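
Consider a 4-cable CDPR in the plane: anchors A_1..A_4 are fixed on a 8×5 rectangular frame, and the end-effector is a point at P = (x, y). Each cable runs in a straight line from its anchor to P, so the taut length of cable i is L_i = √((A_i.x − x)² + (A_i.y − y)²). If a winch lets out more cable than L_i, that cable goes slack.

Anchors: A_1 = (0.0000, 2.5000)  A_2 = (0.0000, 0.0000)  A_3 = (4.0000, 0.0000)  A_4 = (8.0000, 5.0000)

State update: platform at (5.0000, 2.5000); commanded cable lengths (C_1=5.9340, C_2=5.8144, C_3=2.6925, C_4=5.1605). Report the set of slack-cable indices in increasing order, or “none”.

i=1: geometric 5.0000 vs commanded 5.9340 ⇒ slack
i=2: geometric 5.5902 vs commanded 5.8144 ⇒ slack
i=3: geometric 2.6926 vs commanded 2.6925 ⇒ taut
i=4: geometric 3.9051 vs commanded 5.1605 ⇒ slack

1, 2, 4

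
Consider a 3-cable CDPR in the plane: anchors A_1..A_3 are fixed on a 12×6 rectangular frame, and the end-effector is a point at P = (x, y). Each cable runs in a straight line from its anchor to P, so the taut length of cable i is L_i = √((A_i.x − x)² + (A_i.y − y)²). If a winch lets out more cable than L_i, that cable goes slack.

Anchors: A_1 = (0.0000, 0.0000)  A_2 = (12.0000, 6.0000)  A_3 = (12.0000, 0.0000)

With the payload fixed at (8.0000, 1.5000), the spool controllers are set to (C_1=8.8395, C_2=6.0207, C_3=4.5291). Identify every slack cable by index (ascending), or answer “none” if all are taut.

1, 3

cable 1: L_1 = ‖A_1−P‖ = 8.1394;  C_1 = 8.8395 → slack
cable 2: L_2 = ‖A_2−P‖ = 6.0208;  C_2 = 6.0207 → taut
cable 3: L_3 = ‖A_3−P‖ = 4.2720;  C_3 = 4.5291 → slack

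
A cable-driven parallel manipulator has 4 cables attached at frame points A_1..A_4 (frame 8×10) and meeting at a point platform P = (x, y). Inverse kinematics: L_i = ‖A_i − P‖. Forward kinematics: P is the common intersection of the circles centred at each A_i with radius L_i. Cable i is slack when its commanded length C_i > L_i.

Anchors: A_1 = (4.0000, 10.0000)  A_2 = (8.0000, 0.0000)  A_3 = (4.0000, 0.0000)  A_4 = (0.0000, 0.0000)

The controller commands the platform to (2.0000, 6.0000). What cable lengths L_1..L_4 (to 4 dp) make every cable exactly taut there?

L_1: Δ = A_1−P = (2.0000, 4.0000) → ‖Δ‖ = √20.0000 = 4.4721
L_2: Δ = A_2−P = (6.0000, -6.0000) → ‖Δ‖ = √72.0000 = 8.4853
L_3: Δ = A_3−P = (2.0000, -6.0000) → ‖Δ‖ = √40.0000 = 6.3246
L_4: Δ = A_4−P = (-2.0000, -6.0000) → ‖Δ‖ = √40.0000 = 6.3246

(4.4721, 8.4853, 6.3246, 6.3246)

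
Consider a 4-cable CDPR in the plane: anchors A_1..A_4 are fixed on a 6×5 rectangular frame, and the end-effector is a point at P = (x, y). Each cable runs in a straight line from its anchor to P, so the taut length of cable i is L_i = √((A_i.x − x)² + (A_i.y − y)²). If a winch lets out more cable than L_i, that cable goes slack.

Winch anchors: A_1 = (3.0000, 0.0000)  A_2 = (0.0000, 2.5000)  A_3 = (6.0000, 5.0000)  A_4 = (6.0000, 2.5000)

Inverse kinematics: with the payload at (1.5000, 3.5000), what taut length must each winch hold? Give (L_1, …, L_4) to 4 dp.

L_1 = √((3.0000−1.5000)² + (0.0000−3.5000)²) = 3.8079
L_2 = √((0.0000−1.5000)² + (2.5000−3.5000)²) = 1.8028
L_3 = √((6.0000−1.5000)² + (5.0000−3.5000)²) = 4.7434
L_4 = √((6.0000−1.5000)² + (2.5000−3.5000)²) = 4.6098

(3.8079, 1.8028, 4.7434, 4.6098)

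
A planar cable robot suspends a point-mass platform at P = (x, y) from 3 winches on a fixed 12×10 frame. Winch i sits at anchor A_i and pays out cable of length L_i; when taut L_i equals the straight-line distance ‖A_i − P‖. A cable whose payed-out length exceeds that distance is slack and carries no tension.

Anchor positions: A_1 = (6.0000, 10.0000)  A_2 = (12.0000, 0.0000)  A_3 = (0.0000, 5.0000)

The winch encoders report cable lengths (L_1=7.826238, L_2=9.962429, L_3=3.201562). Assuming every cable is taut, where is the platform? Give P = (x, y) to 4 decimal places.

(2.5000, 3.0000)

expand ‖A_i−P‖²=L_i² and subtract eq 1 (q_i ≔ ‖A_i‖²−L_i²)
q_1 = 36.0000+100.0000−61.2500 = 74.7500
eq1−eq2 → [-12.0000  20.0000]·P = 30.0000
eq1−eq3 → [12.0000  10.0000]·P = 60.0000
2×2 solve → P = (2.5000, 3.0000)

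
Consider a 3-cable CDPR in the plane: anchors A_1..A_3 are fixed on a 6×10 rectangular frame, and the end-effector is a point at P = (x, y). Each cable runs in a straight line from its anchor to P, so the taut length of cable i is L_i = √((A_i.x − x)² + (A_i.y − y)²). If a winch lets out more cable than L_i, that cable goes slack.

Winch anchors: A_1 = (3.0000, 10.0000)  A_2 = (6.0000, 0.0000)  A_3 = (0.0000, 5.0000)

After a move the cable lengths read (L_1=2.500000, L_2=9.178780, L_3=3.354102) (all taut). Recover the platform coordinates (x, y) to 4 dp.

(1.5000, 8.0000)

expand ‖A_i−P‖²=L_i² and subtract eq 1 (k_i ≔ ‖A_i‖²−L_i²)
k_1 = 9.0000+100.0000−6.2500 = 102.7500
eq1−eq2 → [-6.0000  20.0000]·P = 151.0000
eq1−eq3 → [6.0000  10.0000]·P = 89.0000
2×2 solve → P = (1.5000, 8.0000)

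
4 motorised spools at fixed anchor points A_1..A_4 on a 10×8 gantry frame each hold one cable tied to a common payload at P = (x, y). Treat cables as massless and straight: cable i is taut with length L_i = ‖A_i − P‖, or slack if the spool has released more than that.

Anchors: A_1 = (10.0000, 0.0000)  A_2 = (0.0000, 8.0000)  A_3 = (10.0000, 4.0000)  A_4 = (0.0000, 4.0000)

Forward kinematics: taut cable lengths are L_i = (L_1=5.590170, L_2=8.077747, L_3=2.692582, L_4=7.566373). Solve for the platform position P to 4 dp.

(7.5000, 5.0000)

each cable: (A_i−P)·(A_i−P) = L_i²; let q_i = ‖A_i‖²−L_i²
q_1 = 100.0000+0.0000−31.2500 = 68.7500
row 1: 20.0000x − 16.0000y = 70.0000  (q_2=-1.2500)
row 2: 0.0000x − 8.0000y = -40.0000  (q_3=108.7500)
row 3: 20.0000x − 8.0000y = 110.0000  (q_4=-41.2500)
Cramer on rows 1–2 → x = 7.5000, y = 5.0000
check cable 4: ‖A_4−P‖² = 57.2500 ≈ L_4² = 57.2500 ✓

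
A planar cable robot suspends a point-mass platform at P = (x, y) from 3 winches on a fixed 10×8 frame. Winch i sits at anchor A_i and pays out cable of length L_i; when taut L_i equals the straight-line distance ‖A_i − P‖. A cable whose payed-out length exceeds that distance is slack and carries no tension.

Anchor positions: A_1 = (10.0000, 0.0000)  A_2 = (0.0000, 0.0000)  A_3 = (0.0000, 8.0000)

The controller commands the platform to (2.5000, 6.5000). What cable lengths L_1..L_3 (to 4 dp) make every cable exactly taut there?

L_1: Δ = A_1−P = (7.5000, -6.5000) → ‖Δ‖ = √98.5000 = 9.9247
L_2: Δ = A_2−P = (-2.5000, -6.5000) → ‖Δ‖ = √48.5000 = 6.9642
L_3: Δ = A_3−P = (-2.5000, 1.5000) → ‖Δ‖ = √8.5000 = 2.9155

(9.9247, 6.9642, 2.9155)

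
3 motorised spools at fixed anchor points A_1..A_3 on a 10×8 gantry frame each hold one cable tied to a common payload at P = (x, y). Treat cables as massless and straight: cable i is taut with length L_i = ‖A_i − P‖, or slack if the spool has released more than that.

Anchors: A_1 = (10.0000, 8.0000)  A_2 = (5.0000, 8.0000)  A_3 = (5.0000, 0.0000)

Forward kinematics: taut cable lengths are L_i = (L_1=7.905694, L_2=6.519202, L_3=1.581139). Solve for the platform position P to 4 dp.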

──────────

#### [TASK DIRECTIONS]
Determine how many lines in the records include the string "positions". Only that number should be given.

#### [ANSWER SPACE]
2